EXERCISE DETAILS
Write out exactly the lines that run from the one containing "lower hue. Report the resulting hue angle." to the end of the entries below, with both end lines included.

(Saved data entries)
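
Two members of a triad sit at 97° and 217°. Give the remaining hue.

A triad spaces three hues 120° apart.
The full set is {97°, 217°, 337°}.

337°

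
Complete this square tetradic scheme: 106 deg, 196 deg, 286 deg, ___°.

16°

A square tetradic scheme places four hues every 90°.
The full set through 106° is {16°, 106°, 196°, 286°}.
Given {106°, 196°, 286°}, the missing hue is 16°.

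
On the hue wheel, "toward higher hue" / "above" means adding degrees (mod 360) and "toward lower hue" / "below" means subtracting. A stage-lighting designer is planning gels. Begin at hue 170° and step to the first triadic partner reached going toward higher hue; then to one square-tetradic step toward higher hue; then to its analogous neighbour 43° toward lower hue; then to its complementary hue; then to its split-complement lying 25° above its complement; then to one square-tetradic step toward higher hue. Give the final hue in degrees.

triadic ↑ +120°: 170 + 120 = 290°
square ↑ +90°: 290 + 90 = 380 → 380 − 360 = 20°
analog 43° ↓ −43°: 20 − 43 = -23 → -23 + 360 = 337°
complement +180°: 337 + 180 = 517 → 517 − 360 = 157°
split-comp 25° ↑ +205°: 157 + 205 = 362 → 362 − 360 = 2°
square ↑ +90°: 2 + 90 = 92°

92°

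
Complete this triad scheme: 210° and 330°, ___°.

A triad places three hues 120° apart.
The full set through 210° is {90°, 210°, 330°}.
Given {210°, 330°}, the missing hue is 90°.

90°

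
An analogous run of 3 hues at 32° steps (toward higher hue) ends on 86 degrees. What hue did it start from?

2 steps of 32° (toward higher hue) give a net shift of +64°.
Start = end − shift: 86 − 64 = 22°

22°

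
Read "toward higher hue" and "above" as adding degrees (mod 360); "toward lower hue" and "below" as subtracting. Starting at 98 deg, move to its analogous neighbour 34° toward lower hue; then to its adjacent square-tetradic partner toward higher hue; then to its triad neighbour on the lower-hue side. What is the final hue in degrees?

−34° (analog 34° ↓): 98 − 34 = 64°
+90° (square ↑): 64 + 90 = 154°
−120° (triadic ↓): 154 − 120 = 34°

34°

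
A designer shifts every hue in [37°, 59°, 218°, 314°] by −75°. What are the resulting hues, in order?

37 − 75 = -38 → -38 + 360 = 322°
59 − 75 = -16 → -16 + 360 = 344°
218 − 75 = 143°
314 − 75 = 239°

322°, 344°, 143°, 239°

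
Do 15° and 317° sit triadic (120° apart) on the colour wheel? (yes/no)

no

Angular distance: |15 − 317| = 302; shorter arc = 360 − 302 = 58°.
Triadic (120° apart) requires 120°.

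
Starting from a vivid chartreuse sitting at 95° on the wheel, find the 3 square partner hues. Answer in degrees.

185°, 275° and 5°

A square tetradic scheme places four hues every 90°.
95 + 90 = 185°
95 + 180 = 275°
95 + 270 = 365 → 365 − 360 = 5°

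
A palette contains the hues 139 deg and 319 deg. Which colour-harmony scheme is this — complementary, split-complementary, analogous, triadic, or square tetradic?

Sort the hues: 139°, 319°.
Successive gaps around the wheel: 180°, 180°.
Two hues 180° apart are complementary.

complementary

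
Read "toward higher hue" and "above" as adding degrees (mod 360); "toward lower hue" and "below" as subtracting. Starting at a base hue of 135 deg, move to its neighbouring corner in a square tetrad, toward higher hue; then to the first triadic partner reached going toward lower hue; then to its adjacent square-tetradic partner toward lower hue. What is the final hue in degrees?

15°

+90° (square ↑): 135 + 90 = 225°
−120° (triadic ↓): 225 − 120 = 105°
−90° (square ↓): 105 − 90 = 15°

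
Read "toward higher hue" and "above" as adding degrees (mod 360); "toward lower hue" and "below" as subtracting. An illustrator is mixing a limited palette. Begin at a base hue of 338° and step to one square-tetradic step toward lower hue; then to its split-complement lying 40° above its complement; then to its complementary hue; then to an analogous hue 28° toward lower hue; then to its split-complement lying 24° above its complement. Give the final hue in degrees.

104°

338 − 90 = 248°   (square ↓)
248 + 220 = 468 → 468 − 360 = 108°   (split-comp 40° ↑)
108 + 180 = 288°   (complement)
288 − 28 = 260°   (analog 28° ↓)
260 + 204 = 464 → 464 − 360 = 104°   (split-comp 24° ↑)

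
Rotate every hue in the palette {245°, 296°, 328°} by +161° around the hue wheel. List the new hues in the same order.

46°, 97°, 129°

245 + 161 = 406 → 406 − 360 = 46°
296 + 161 = 457 → 457 − 360 = 97°
328 + 161 = 489 → 489 − 360 = 129°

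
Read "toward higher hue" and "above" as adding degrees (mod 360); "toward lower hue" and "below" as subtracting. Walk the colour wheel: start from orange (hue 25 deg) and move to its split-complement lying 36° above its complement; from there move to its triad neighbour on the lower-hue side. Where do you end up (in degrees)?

25 + 216 = 241°   (split-comp 36° ↑)
241 − 120 = 121°   (triadic ↓)

121°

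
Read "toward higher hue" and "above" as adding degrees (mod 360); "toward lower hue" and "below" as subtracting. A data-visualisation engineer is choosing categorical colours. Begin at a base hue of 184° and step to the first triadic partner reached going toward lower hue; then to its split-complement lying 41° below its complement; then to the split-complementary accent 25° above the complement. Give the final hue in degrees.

triadic ↓ −120°: 184 − 120 = 64°
split-comp 41° ↓ +139°: 64 + 139 = 203°
split-comp 25° ↑ +205°: 203 + 205 = 408 → 408 − 360 = 48°

48°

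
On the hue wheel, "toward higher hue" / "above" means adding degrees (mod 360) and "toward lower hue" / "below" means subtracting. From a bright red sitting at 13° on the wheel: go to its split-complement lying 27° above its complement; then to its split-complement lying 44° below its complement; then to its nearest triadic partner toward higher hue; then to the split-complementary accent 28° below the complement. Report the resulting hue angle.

268°

13 + 207 = 220°   (split-comp 27° ↑)
220 + 136 = 356°   (split-comp 44° ↓)
356 + 120 = 476 → 476 − 360 = 116°   (triadic ↑)
116 + 152 = 268°   (split-comp 28° ↓)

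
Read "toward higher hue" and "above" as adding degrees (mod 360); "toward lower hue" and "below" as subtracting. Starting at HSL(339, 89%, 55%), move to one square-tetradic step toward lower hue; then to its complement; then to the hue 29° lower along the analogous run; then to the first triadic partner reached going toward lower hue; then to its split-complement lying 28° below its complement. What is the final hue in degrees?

square ↓ −90°: 339 − 90 = 249°
complement +180°: 249 + 180 = 429 → 429 − 360 = 69°
analog 29° ↓ −29°: 69 − 29 = 40°
triadic ↓ −120°: 40 − 120 = -80 → -80 + 360 = 280°
split-comp 28° ↓ +152°: 280 + 152 = 432 → 432 − 360 = 72°

72°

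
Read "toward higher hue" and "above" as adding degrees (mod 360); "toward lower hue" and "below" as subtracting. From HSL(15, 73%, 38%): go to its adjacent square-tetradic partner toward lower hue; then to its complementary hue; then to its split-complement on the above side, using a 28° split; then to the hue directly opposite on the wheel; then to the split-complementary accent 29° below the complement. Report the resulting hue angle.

15 − 90 = -75 → -75 + 360 = 285°   (square ↓)
285 + 180 = 465 → 465 − 360 = 105°   (complement)
105 + 208 = 313°   (split-comp 28° ↑)
313 + 180 = 493 → 493 − 360 = 133°   (complement)
133 + 151 = 284°   (split-comp 29° ↓)

284°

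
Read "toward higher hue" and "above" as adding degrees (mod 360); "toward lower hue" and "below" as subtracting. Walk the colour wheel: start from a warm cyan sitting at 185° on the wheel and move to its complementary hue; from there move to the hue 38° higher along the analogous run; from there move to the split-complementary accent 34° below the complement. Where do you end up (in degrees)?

189°

complement +180°: 185 + 180 = 365 → 365 − 360 = 5°
analog 38° ↑ +38°: 5 + 38 = 43°
split-comp 34° ↓ +146°: 43 + 146 = 189°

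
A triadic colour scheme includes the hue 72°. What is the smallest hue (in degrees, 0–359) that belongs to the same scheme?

A triad places three hues 120° apart.
The full set through 72° is {72°, 192°, 312°}.

72°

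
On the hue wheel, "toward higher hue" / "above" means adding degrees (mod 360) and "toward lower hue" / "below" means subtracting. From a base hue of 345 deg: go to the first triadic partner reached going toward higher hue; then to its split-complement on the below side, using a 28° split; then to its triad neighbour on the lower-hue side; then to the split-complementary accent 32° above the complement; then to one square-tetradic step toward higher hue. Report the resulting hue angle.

79°

345 + 120 = 465 → 465 − 360 = 105°   (triadic ↑)
105 + 152 = 257°   (split-comp 28° ↓)
257 − 120 = 137°   (triadic ↓)
137 + 212 = 349°   (split-comp 32° ↑)
349 + 90 = 439 → 439 − 360 = 79°   (square ↑)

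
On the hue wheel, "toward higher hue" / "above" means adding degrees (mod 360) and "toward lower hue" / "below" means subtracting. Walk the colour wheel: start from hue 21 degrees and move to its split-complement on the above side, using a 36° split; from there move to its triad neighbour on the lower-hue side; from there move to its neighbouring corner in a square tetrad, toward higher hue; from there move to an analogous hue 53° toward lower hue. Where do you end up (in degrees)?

split-comp 36° ↑ +216°: 21 + 216 = 237°
triadic ↓ −120°: 237 − 120 = 117°
square ↑ +90°: 117 + 90 = 207°
analog 53° ↓ −53°: 207 − 53 = 154°

154°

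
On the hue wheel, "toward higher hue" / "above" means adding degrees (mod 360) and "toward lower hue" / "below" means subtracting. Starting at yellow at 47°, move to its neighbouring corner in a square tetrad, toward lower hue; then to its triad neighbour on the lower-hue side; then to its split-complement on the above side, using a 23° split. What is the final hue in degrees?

40°

square ↓ −90°: 47 − 90 = -43 → -43 + 360 = 317°
triadic ↓ −120°: 317 − 120 = 197°
split-comp 23° ↑ +203°: 197 + 203 = 400 → 400 − 360 = 40°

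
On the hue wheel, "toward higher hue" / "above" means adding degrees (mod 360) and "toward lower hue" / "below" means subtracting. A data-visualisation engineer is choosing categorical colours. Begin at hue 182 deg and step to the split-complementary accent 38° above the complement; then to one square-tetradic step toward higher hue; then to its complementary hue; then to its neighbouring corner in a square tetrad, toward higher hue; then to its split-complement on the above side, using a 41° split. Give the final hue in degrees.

261°

split-comp 38° ↑ +218°: 182 + 218 = 400 → 400 − 360 = 40°
square ↑ +90°: 40 + 90 = 130°
complement +180°: 130 + 180 = 310°
square ↑ +90°: 310 + 90 = 400 → 400 − 360 = 40°
split-comp 41° ↑ +221°: 40 + 221 = 261°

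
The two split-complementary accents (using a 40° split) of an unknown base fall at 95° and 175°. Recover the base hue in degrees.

315°

The accents sit 40° either side of the complement, so the complement is their short-arc midpoint on the wheel.
Short-arc midpoint of 95° and 175°: 135°.
Base is 180° from the complement: 135 − 180 = -45 → -45 + 360 = 315°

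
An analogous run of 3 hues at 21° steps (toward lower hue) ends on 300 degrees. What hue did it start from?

342°

2 steps of 21° (toward lower hue) give a net shift of −42°.
Start = end − shift: 300 + 42 = 342°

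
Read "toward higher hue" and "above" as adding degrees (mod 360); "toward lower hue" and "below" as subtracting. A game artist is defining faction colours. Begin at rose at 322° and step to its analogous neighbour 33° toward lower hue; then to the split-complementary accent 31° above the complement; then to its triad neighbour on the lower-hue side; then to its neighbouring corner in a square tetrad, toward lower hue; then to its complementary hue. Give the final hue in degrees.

322 − 33 = 289°   (analog 33° ↓)
289 + 211 = 500 → 500 − 360 = 140°   (split-comp 31° ↑)
140 − 120 = 20°   (triadic ↓)
20 − 90 = -70 → -70 + 360 = 290°   (square ↓)
290 + 180 = 470 → 470 − 360 = 110°   (complement)

110°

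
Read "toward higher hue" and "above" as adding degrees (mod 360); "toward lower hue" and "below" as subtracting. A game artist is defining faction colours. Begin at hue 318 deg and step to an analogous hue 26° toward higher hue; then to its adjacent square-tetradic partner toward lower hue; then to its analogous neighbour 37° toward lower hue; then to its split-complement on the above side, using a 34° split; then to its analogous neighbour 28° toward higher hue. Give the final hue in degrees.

analog 26° ↑ +26°: 318 + 26 = 344°
square ↓ −90°: 344 − 90 = 254°
analog 37° ↓ −37°: 254 − 37 = 217°
split-comp 34° ↑ +214°: 217 + 214 = 431 → 431 − 360 = 71°
analog 28° ↑ +28°: 71 + 28 = 99°

99°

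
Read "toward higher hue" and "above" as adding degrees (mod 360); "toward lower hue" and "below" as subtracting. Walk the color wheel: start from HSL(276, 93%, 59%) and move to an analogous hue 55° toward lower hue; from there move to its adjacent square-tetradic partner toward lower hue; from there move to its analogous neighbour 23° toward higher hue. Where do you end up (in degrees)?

154°

analog 55° ↓ −55°: 276 − 55 = 221°
square ↓ −90°: 221 − 90 = 131°
analog 23° ↑ +23°: 131 + 23 = 154°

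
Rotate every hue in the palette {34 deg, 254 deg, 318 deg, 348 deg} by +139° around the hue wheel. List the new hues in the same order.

173°, 33°, 97°, 127°

34 + 139 = 173°
254 + 139 = 393 → 393 − 360 = 33°
318 + 139 = 457 → 457 − 360 = 97°
348 + 139 = 487 → 487 − 360 = 127°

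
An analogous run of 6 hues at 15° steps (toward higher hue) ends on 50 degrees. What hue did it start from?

5 steps of 15° (toward higher hue) give a net shift of +75°.
Start = end − shift: 50 − 75 = -25 → -25 + 360 = 335°

335°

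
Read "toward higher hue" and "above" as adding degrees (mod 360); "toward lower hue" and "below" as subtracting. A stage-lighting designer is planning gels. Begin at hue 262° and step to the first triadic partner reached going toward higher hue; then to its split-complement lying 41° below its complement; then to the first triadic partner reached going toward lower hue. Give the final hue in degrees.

triadic ↑ +120°: 262 + 120 = 382 → 382 − 360 = 22°
split-comp 41° ↓ +139°: 22 + 139 = 161°
triadic ↓ −120°: 161 − 120 = 41°

41°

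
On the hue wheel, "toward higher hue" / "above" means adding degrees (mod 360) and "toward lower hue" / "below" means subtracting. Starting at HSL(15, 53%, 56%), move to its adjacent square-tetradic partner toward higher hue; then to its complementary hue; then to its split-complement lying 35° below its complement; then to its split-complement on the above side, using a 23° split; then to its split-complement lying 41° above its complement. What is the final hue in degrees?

134°

+90° (square ↑): 15 + 90 = 105°
+180° (complement): 105 + 180 = 285°
+145° (split-comp 35° ↓): 285 + 145 = 430 → 430 − 360 = 70°
+203° (split-comp 23° ↑): 70 + 203 = 273°
+221° (split-comp 41° ↑): 273 + 221 = 494 → 494 − 360 = 134°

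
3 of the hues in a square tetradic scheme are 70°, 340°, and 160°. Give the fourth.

250°

A square tetradic scheme places four hues every 90°.
The full set through 70° is {70°, 160°, 250°, 340°}.
Given {70°, 160°, 340°}, the missing hue is 250°.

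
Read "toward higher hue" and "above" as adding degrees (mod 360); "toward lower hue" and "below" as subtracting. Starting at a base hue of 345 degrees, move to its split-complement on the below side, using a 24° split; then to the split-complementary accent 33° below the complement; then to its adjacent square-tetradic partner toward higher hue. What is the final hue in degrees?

+156° (split-comp 24° ↓): 345 + 156 = 501 → 501 − 360 = 141°
+147° (split-comp 33° ↓): 141 + 147 = 288°
+90° (square ↑): 288 + 90 = 378 → 378 − 360 = 18°

18°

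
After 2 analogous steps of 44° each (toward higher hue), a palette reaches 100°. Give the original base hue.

12°

2 steps of 44° (toward higher hue) give a net shift of +88°.
Start = end − shift: 100 − 88 = 12°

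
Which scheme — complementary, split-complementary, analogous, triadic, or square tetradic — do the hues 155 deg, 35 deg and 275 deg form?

Sort the hues: 35°, 155°, 275°.
Successive gaps around the wheel: 120°, 120°, 120°.
Three hues equally spaced 120° apart form a triad.

triadic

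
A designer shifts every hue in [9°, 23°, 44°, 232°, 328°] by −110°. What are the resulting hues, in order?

259°, 273°, 294°, 122°, 218°

9 − 110 = -101 → -101 + 360 = 259°
23 − 110 = -87 → -87 + 360 = 273°
44 − 110 = -66 → -66 + 360 = 294°
232 − 110 = 122°
328 − 110 = 218°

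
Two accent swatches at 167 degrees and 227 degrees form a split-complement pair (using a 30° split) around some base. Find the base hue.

17°

The accents sit 30° either side of the complement, so the complement is their short-arc midpoint on the wheel.
Short-arc midpoint of 167° and 227°: 197°.
Base is 180° from the complement: 197 − 180 = 17°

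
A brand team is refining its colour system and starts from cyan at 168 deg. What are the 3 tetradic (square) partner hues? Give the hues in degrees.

A square tetradic scheme places four hues every 90°.
168 + 90 = 258°
168 + 180 = 348°
168 + 270 = 438 → 438 − 360 = 78°

258°, 348°, 78°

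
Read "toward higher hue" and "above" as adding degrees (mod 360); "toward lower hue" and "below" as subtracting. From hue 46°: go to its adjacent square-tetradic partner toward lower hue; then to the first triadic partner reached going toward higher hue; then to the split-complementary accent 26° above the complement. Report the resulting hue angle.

282°

square ↓ −90°: 46 − 90 = -44 → -44 + 360 = 316°
triadic ↑ +120°: 316 + 120 = 436 → 436 − 360 = 76°
split-comp 26° ↑ +206°: 76 + 206 = 282°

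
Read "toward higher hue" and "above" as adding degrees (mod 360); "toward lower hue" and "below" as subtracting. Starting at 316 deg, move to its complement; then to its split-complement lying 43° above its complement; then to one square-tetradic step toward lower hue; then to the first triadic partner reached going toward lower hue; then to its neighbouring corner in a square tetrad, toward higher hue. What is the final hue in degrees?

+180° (complement): 316 + 180 = 496 → 496 − 360 = 136°
+223° (split-comp 43° ↑): 136 + 223 = 359°
−90° (square ↓): 359 − 90 = 269°
−120° (triadic ↓): 269 − 120 = 149°
+90° (square ↑): 149 + 90 = 239°

239°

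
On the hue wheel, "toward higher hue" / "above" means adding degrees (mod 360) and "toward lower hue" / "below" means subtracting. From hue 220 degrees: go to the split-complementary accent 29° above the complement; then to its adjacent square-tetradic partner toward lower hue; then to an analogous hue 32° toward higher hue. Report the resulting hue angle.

220 + 209 = 429 → 429 − 360 = 69°   (split-comp 29° ↑)
69 − 90 = -21 → -21 + 360 = 339°   (square ↓)
339 + 32 = 371 → 371 − 360 = 11°   (analog 32° ↑)

11°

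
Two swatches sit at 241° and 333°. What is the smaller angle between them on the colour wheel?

92°

|241 − 333| = 92.
92 ≤ 180, so the shorter arc is 92°.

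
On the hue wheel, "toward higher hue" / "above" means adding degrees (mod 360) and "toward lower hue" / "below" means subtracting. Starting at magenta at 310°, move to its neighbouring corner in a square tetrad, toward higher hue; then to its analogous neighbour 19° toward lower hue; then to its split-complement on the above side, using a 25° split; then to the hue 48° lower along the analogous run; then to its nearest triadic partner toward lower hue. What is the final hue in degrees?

square ↑ +90°: 310 + 90 = 400 → 400 − 360 = 40°
analog 19° ↓ −19°: 40 − 19 = 21°
split-comp 25° ↑ +205°: 21 + 205 = 226°
analog 48° ↓ −48°: 226 − 48 = 178°
triadic ↓ −120°: 178 − 120 = 58°

58°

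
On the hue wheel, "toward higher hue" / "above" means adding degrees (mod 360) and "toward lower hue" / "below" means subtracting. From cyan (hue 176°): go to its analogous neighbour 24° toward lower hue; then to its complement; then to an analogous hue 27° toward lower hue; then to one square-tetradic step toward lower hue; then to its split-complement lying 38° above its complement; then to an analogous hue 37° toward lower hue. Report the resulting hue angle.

36°

−24° (analog 24° ↓): 176 − 24 = 152°
+180° (complement): 152 + 180 = 332°
−27° (analog 27° ↓): 332 − 27 = 305°
−90° (square ↓): 305 − 90 = 215°
+218° (split-comp 38° ↑): 215 + 218 = 433 → 433 − 360 = 73°
−37° (analog 37° ↓): 73 − 37 = 36°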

OUTPUT OF THE TASK
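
On the hue wheel, "toward higher hue" / "above" means adding degrees (mod 360) and "toward lower hue" / "below" means subtracting. From cyan (hue 176°): go to its analogous neighbour 24° toward lower hue; then to its complement; then to an analogous hue 27° toward lower hue; then to one square-tetradic step toward lower hue; then to its split-complement lying 38° above its complement; then to an analogous hue 37° toward lower hue. Report the resulting hue angle.

36°

−24° (analog 24° ↓): 176 − 24 = 152°
+180° (complement): 152 + 180 = 332°
−27° (analog 27° ↓): 332 − 27 = 305°
−90° (square ↓): 305 − 90 = 215°
+218° (split-comp 38° ↑): 215 + 218 = 433 → 433 − 360 = 73°
−37° (analog 37° ↓): 73 − 37 = 36°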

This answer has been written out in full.